====== DATA EXTRACT
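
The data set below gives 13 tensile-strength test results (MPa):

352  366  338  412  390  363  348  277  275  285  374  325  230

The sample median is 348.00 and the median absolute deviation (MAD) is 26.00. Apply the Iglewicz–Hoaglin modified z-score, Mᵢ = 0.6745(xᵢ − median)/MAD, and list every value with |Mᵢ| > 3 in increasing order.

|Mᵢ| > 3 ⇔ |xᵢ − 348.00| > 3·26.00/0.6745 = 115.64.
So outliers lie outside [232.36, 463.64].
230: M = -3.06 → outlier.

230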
============
====== DATA EXTRACT
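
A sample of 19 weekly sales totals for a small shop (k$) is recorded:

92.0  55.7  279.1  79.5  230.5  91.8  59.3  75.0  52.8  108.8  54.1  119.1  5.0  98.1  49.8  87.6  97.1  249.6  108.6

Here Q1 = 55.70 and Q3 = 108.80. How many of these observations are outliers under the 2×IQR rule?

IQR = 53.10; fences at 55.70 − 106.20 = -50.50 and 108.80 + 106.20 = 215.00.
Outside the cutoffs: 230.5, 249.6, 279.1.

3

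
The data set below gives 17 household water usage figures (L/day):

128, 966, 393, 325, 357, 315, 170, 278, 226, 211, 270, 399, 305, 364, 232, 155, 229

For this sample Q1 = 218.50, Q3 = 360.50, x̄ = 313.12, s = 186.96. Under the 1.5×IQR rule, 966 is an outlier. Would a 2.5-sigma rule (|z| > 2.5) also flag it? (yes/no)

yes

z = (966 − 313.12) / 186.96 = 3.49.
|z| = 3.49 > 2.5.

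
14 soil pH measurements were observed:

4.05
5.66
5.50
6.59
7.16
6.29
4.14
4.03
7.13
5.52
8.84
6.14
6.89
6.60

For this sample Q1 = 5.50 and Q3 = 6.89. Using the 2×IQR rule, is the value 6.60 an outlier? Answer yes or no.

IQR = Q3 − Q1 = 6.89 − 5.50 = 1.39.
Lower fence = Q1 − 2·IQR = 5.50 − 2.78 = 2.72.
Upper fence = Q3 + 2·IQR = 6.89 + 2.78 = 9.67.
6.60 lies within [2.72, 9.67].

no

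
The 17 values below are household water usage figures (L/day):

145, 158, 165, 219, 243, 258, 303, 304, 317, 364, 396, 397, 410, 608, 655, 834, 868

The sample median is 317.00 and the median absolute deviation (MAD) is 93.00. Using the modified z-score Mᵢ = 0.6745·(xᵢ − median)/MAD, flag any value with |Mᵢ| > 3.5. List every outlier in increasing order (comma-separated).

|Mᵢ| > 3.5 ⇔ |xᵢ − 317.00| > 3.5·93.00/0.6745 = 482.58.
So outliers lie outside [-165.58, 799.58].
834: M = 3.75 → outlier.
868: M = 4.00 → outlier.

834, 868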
============
WORK TO BE COMPLETED: Report each line in the preceding entries that holds the string "below".

EXPECTED ANSWER:
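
The data set below gives 13 tensile-strength test results (MPa):
The data set below gives 17 household water usage figures (L/day):
The 17 values below are household water usage figures (L/day):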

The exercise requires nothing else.